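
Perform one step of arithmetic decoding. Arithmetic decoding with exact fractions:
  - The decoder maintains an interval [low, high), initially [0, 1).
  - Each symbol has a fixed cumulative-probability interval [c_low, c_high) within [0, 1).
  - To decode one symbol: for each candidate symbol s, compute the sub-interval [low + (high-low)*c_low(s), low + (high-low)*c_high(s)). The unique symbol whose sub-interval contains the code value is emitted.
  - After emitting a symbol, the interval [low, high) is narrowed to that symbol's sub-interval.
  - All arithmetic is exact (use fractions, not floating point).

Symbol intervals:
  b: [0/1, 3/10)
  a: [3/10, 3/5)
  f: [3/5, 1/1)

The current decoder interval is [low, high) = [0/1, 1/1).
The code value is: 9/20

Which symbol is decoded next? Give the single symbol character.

Interval width = high − low = 1/1 − 0/1 = 1/1
Scaled code = (code − low) / width = (9/20 − 0/1) / 1/1 = 9/20
  b: [0/1, 3/10) 
  a: [3/10, 3/5) ← scaled code falls here ✓
  f: [3/5, 1/1) 

Answer: a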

○ ○ ○ ○ ○ ○ ○

Task item:
Lines containing the word "fractions" are to be located in the entries and copied.

Written solution:
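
Perform one step of arithmetic decoding. Arithmetic decoding with exact fractions:
  - All arithmetic is exact (use fractions, not floating point).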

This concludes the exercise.